Stored items from a collection
---+---

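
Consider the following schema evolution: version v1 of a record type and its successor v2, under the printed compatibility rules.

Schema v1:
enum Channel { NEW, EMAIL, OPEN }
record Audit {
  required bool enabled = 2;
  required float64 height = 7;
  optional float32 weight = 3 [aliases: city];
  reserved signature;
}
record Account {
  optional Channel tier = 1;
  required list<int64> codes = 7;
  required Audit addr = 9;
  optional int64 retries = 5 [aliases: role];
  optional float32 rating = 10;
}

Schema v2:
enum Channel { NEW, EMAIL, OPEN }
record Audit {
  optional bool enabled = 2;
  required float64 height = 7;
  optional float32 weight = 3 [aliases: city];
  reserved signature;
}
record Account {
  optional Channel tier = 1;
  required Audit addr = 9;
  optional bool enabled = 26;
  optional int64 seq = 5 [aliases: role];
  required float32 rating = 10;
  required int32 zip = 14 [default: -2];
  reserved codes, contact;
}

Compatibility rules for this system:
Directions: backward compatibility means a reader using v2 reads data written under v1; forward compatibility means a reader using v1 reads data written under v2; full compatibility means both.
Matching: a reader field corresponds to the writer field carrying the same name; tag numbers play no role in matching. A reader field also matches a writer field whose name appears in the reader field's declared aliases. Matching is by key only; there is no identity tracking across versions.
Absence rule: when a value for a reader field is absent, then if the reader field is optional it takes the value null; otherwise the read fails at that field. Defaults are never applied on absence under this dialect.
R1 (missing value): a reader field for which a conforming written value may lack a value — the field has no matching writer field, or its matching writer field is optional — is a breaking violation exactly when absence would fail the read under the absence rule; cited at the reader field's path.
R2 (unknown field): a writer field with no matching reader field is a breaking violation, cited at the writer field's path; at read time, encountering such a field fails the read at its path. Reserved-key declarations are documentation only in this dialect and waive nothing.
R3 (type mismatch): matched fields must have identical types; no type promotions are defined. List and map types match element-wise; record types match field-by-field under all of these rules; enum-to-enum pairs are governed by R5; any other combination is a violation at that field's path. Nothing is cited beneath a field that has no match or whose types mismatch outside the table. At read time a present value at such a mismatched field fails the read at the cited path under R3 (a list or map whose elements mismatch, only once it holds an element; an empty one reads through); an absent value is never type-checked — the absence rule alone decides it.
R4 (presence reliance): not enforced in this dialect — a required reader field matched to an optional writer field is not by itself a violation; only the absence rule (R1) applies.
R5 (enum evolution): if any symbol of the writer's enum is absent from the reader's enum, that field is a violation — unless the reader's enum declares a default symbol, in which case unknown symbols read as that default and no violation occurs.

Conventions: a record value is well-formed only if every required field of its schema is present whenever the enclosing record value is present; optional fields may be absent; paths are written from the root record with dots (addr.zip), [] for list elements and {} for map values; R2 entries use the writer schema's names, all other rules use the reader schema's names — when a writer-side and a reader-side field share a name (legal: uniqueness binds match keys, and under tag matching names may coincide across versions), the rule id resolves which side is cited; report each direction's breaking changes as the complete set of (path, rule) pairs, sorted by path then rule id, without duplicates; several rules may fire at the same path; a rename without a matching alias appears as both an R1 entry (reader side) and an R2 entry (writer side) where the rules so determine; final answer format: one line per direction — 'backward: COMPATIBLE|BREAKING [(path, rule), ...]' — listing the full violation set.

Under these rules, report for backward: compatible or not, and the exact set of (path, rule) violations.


the writer's type comes first in each Account pair
backward analysis of Account with v2 as reader and v1 as writer:
  tier: paired with writer tier (Channel -> Channel; writer optional)
  addr: paired with writer addr (Audit -> Audit; writer required)
  enabled: no writer match
  seq: no writer match
  rating: paired with writer rating (float32 -> float32; writer optional)
  zip: no writer match
  leftover writer field: codes
  leftover writer field: retries
  addr.enabled: paired with writer addr.enabled (bool -> bool; writer required)
  addr.height: paired with writer addr.height (float64 -> float64; writer required)
  addr.weight: paired with writer addr.weight (float32 -> float32; writer optional)
  violation R2 at codes
  violation R1 at rating
  violation R2 at retries
  violation R1 at zip
  => backward: BREAKING (4)
the other Account changes do not affect what is asked:
  added field enabled to record Account: optional bool, tag 26 (in v2 it sits immediately before seq) -> its effect on Account is confined to the forward direction, not asked
  field enabled in record Audit: required changed to optional -> its effect on Account is confined to the forward direction, not asked

backward: BREAKING [(codes, R2), (rating, R1), (retries, R2), (zip, R1)]


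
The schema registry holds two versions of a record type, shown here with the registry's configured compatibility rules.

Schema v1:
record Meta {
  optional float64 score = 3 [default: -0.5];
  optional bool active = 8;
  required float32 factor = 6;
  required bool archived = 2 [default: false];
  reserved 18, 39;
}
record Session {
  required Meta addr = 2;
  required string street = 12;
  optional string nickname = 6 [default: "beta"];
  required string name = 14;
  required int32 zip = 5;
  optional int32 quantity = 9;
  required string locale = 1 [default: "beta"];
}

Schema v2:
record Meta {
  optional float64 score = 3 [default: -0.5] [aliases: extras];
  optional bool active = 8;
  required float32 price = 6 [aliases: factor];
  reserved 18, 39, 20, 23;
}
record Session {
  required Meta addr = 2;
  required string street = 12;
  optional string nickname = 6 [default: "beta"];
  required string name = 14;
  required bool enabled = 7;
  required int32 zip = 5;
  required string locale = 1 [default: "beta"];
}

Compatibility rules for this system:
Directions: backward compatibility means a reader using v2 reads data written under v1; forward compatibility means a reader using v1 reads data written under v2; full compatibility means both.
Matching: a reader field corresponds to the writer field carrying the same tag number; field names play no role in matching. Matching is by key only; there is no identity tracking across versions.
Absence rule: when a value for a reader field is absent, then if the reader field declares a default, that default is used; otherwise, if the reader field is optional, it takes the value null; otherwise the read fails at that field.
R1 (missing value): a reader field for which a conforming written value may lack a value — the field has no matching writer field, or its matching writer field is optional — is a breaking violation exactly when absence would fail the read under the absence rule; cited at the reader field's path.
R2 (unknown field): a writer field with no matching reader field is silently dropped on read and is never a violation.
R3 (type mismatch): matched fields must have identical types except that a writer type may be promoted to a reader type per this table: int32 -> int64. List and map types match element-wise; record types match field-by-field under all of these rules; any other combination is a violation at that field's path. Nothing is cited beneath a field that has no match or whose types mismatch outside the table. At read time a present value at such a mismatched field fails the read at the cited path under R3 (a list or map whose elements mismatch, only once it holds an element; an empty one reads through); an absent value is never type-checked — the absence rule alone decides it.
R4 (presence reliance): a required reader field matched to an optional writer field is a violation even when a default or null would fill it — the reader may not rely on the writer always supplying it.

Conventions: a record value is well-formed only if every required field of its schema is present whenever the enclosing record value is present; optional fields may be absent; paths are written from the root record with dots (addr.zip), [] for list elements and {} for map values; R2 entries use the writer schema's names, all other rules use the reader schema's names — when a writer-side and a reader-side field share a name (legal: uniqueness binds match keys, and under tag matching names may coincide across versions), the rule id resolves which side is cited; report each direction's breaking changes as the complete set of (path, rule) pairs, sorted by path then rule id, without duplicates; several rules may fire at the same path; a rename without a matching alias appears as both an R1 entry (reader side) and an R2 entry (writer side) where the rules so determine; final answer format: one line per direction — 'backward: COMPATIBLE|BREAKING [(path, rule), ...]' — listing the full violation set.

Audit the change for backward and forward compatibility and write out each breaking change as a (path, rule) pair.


backward: BREAKING [(enabled, R1)]; forward: COMPATIBLE []

arrows below run writer -> reader for Session
backward for Session (reader v2, writer v1):
  addr <- addr (Meta -> Meta, writer required)
  street <- street (string -> string, writer required)
  nickname <- nickname (string -> string, writer optional)
  name <- name (string -> string, writer required)
  enabled has no writer counterpart
  zip <- zip (int32 -> int32, writer required)
  locale <- locale (string -> string, writer required)
  writer field quantity has no reader counterpart
  addr.score <- addr.score (float64 -> float64, writer optional)
  addr.active <- addr.active (bool -> bool, writer optional)
  addr.price <- addr.factor (float32 -> float32, writer required)
  writer field addr.archived has no reader counterpart
  breaking: (enabled, R1)
  backward on Session therefore BREAKING (1)
forward for Session (reader v1, writer v2):
  addr <- addr (Meta -> Meta, writer required)
  street <- street (string -> string, writer required)
  nickname <- nickname (string -> string, writer optional)
  name <- name (string -> string, writer required)
  zip <- zip (int32 -> int32, writer required)
  quantity has no writer counterpart
  locale <- locale (string -> string, writer required)
  writer field enabled has no reader counterpart
  addr.score <- addr.score (float64 -> float64, writer optional)
  addr.active <- addr.active (bool -> bool, writer optional)
  addr.factor <- addr.price (float32 -> float32, writer required)
  addr.archived has no writer counterpart
  => no violations; forward on Session: COMPATIBLE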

---+---

DESCRIPTION OF THE TASK –
Please determine how many lines in the entries contain the word "takes" and answer with the number alone.

RESULT OF THIS TASK –
2